TASK ITEM
Return each entry unchanged.

┏━━

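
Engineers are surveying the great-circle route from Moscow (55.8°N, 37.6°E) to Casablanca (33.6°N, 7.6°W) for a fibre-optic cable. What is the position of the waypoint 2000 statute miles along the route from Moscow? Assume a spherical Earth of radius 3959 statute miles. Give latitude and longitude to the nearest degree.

≈ (40°N, 0°E)

Write both endpoints as unit vectors p₁, p₂ with components (cos φ cos λ, cos φ sin λ, sin φ).
The central angle between the endpoints is δ = arccos(p₁·p₂) ≈ 0.664 rad (38.0°). The total great-circle distance is δ·R ≈ 0.664 × 3959 ≈ 2628 mi, so the target fraction is f = 2000/2628 ≈ 0.761.
Interpolate at f ≈ 0.761 with slerp weights a = sin((1−f)δ)/sin δ ≈ 0.257, b = sin(fδ)/sin δ ≈ 0.785.
p = a·p₁ + b·p₂ ≈ (0.763, 0.001, 0.647); φ = arcsin(p_z) ≈ 40.30°, λ = atan2(p_y, p_x) ≈ 0.11°.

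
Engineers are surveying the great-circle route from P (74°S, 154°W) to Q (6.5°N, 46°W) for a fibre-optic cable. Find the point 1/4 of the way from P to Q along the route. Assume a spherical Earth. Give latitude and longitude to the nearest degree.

Convert each endpoint to a unit vector on the sphere (x = cos φ cos λ, y = cos φ sin λ, z = sin φ).
The central angle between the endpoints is δ = arccos(p₁·p₂) ≈ 1.765 rad (101.2°).
Interpolate at f = 1/4 with slerp weights a = sin((1−f)δ)/sin δ ≈ 0.988, b = sin(fδ)/sin δ ≈ 0.435.
p = a·p₁ + b·p₂ ≈ (0.056, -0.431, -0.901); φ = arcsin(p_z) ≈ -64.27°, λ = atan2(p_y, p_x) ≈ -82.64°.

≈ (64°S, 83°W)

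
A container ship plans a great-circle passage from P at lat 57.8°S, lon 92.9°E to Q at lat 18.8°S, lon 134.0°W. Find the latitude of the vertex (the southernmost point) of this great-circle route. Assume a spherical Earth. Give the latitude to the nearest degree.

≈ 68°S

The great circle lies in the plane with unit normal n̂ = (p₁ × p₂)/|p₁ × p₂|.
Here n̂_z ≈ +0.369; the vertex latitude is φ_max = arccos|n̂_z| ≈ 68.3°.
Check via Clairaut: cos φ_max = |cos φ₁| · sin C = cos(57.8°)·sin(136.1°) ≈ 0.369, again giving ≈ 68.3°.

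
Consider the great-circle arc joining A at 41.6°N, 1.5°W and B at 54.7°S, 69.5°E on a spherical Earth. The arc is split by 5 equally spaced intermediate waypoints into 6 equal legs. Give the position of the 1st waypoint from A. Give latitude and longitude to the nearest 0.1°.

Write both endpoints as unit vectors p₁, p₂ with components (cos φ cos λ, cos φ sin λ, sin φ).
The central angle between the endpoints is δ = arccos(p₁·p₂) ≈ 1.984 rad (113.7°).
Interpolate at f = 1/6 with slerp weights a = sin((1−f)δ)/sin δ ≈ 1.088, b = sin(fδ)/sin δ ≈ 0.354.
p = a·p₁ + b·p₂ ≈ (0.885, 0.171, 0.433); φ = arcsin(p_z) ≈ 25.67°, λ = atan2(p_y, p_x) ≈ 10.90°.

≈ 25.7°N, 10.9°E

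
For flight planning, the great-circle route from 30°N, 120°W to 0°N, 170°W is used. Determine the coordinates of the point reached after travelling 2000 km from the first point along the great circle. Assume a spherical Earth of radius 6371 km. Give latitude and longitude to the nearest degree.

Write both endpoints as unit vectors p₁, p₂ with components (cos φ cos λ, cos φ sin λ, sin φ).
The central angle between the endpoints is δ = arccos(p₁·p₂) ≈ 0.980 rad (56.2°). The total great-circle distance is δ·R ≈ 0.980 × 6371 ≈ 6246 km, so the target fraction is f = 2000/6246 ≈ 0.320.
Interpolate at f ≈ 0.320 with slerp weights a = sin((1−f)δ)/sin δ ≈ 0.744, b = sin(fδ)/sin δ ≈ 0.372.
p = a·p₁ + b·p₂ ≈ (-0.688, -0.623, 0.372); φ = arcsin(p_z) ≈ 21.85°, λ = atan2(p_y, p_x) ≈ -137.87°.

≈ 22°N, 138°W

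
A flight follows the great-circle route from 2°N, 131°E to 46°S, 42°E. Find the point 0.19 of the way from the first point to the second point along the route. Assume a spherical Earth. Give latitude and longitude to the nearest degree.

From cos δ = sin φ₁ sin φ₂ + cos φ₁ cos φ₂ cos Δλ, the central angle is δ ≈ 1.584 rad (90.7°).
Interpolate at f = 0.19 with slerp weights a = sin((1−f)δ)/sin δ ≈ 0.959, b = sin(fδ)/sin δ ≈ 0.296.
p = a·p₁ + b·p₂ ≈ (-0.476, 0.861, -0.180); φ = arcsin(p_z) ≈ -10.36°, λ = atan2(p_y, p_x) ≈ 118.92°.

≈ 10°S, 119°E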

┗━━

ANSWER BOX
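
Engineers are surveying the great-circle route from Moscow (55.8°N, 37.6°E) to Casablanca (33.6°N, 7.6°W) for a fibre-optic cable. What is the position of the waypoint 2000 statute miles along the route from Moscow? Assume a spherical Earth of radius 3959 statute miles. Give latitude and longitude to the nearest degree.

≈ (40°N, 0°E)

Write both endpoints as unit vectors p₁, p₂ with components (cos φ cos λ, cos φ sin λ, sin φ).
The central angle between the endpoints is δ = arccos(p₁·p₂) ≈ 0.664 rad (38.0°). The total great-circle distance is δ·R ≈ 0.664 × 3959 ≈ 2628 mi, so the target fraction is f = 2000/2628 ≈ 0.761.
Interpolate at f ≈ 0.761 with slerp weights a = sin((1−f)δ)/sin δ ≈ 0.257, b = sin(fδ)/sin δ ≈ 0.785.
p = a·p₁ + b·p₂ ≈ (0.763, 0.001, 0.647); φ = arcsin(p_z) ≈ 40.30°, λ = atan2(p_y, p_x) ≈ 0.11°.

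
Engineers are surveying the great-circle route from P (74°S, 154°W) to Q (6.5°N, 46°W) for a fibre-optic cable. Find the point 1/4 of the way from P to Q along the route. Assume a spherical Earth. Give latitude and longitude to the nearest degree.

Convert each endpoint to a unit vector on the sphere (x = cos φ cos λ, y = cos φ sin λ, z = sin φ).
The central angle between the endpoints is δ = arccos(p₁·p₂) ≈ 1.765 rad (101.2°).
Interpolate at f = 1/4 with slerp weights a = sin((1−f)δ)/sin δ ≈ 0.988, b = sin(fδ)/sin δ ≈ 0.435.
p = a·p₁ + b·p₂ ≈ (0.056, -0.431, -0.901); φ = arcsin(p_z) ≈ -64.27°, λ = atan2(p_y, p_x) ≈ -82.64°.

≈ (64°S, 83°W)

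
A container ship plans a great-circle passage from P at lat 57.8°S, lon 92.9°E to Q at lat 18.8°S, lon 134.0°W. Find the latitude of the vertex (the southernmost point) of this great-circle route. Assume a spherical Earth. Give the latitude to the nearest degree.

≈ 68°S

The great circle lies in the plane with unit normal n̂ = (p₁ × p₂)/|p₁ × p₂|.
Here n̂_z ≈ +0.369; the vertex latitude is φ_max = arccos|n̂_z| ≈ 68.3°.
Check via Clairaut: cos φ_max = |cos φ₁| · sin C = cos(57.8°)·sin(136.1°) ≈ 0.369, again giving ≈ 68.3°.

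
Consider the great-circle arc joining A at 41.6°N, 1.5°W and B at 54.7°S, 69.5°E on a spherical Earth. The arc is split by 5 equally spaced intermediate waypoints into 6 equal legs. Give the position of the 1st waypoint from A. Give latitude and longitude to the nearest 0.1°.

Write both endpoints as unit vectors p₁, p₂ with components (cos φ cos λ, cos φ sin λ, sin φ).
The central angle between the endpoints is δ = arccos(p₁·p₂) ≈ 1.984 rad (113.7°).
Interpolate at f = 1/6 with slerp weights a = sin((1−f)δ)/sin δ ≈ 1.088, b = sin(fδ)/sin δ ≈ 0.354.
p = a·p₁ + b·p₂ ≈ (0.885, 0.171, 0.433); φ = arcsin(p_z) ≈ 25.67°, λ = atan2(p_y, p_x) ≈ 10.90°.

≈ 25.7°N, 10.9°E

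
For flight planning, the great-circle route from 30°N, 120°W to 0°N, 170°W is used. Determine the coordinates of the point reached after travelling 2000 km from the first point along the great circle. Assume a spherical Earth of radius 6371 km. Give latitude and longitude to the nearest degree.

Write both endpoints as unit vectors p₁, p₂ with components (cos φ cos λ, cos φ sin λ, sin φ).
The central angle between the endpoints is δ = arccos(p₁·p₂) ≈ 0.980 rad (56.2°). The total great-circle distance is δ·R ≈ 0.980 × 6371 ≈ 6246 km, so the target fraction is f = 2000/6246 ≈ 0.320.
Interpolate at f ≈ 0.320 with slerp weights a = sin((1−f)δ)/sin δ ≈ 0.744, b = sin(fδ)/sin δ ≈ 0.372.
p = a·p₁ + b·p₂ ≈ (-0.688, -0.623, 0.372); φ = arcsin(p_z) ≈ 21.85°, λ = atan2(p_y, p_x) ≈ -137.87°.

≈ 22°N, 138°W

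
A flight follows the great-circle route from 2°N, 131°E to 46°S, 42°E. Find the point 0.19 of the way from the first point to the second point along the route. Assume a spherical Earth. Give latitude and longitude to the nearest degree.

From cos δ = sin φ₁ sin φ₂ + cos φ₁ cos φ₂ cos Δλ, the central angle is δ ≈ 1.584 rad (90.7°).
Interpolate at f = 0.19 with slerp weights a = sin((1−f)δ)/sin δ ≈ 0.959, b = sin(fδ)/sin δ ≈ 0.296.
p = a·p₁ + b·p₂ ≈ (-0.476, 0.861, -0.180); φ = arcsin(p_z) ≈ -10.36°, λ = atan2(p_y, p_x) ≈ 118.92°.

≈ 10°S, 119°E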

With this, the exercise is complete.